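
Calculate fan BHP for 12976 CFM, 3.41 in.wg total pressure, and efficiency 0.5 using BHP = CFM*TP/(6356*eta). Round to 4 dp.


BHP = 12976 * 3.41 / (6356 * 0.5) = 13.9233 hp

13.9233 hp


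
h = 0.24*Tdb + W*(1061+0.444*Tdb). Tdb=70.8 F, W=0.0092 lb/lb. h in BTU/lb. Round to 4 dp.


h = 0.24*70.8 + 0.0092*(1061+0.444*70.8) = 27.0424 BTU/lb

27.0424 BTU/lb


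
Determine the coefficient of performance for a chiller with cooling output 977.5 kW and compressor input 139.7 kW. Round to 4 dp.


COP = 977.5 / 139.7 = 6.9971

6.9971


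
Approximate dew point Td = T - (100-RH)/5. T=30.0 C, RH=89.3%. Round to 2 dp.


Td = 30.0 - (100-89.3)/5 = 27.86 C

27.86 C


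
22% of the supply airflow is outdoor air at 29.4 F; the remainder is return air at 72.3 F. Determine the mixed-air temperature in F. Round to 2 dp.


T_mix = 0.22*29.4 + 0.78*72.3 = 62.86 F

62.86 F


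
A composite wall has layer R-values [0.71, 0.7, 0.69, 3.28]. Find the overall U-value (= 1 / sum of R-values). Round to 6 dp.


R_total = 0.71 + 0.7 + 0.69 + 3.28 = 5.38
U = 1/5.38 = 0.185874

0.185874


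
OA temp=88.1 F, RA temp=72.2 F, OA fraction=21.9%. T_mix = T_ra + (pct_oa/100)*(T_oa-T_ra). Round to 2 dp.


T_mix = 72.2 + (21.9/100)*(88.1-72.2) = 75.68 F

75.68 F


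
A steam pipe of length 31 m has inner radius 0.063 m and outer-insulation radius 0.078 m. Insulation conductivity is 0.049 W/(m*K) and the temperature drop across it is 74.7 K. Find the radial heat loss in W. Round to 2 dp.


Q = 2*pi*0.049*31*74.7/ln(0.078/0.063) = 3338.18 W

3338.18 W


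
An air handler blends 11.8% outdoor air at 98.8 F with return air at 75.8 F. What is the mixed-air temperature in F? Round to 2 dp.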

Prompt:
Reproduce precisely the span of lines that begins at the line containing "OA temp=88.1 F, RA" and ends with the last line of the listing.

Completed task:
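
OA temp=88.1 F, RA temp=72.2 F, OA fraction=21.9%. T_mix = T_ra + (pct_oa/100)*(T_oa-T_ra). Round to 2 dp.


T_mix = 72.2 + (21.9/100)*(88.1-72.2) = 75.68 F

75.68 F


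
A steam pipe of length 31 m has inner radius 0.063 m and outer-insulation radius 0.078 m. Insulation conductivity is 0.049 W/(m*K) and the temperature drop across it is 74.7 K. Find the radial heat loss in W. Round to 2 dp.


Q = 2*pi*0.049*31*74.7/ln(0.078/0.063) = 3338.18 W

3338.18 W


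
An air handler blends 11.8% outdoor air at 98.8 F with return air at 75.8 F. What is the mixed-air temperature in F? Round to 2 dp.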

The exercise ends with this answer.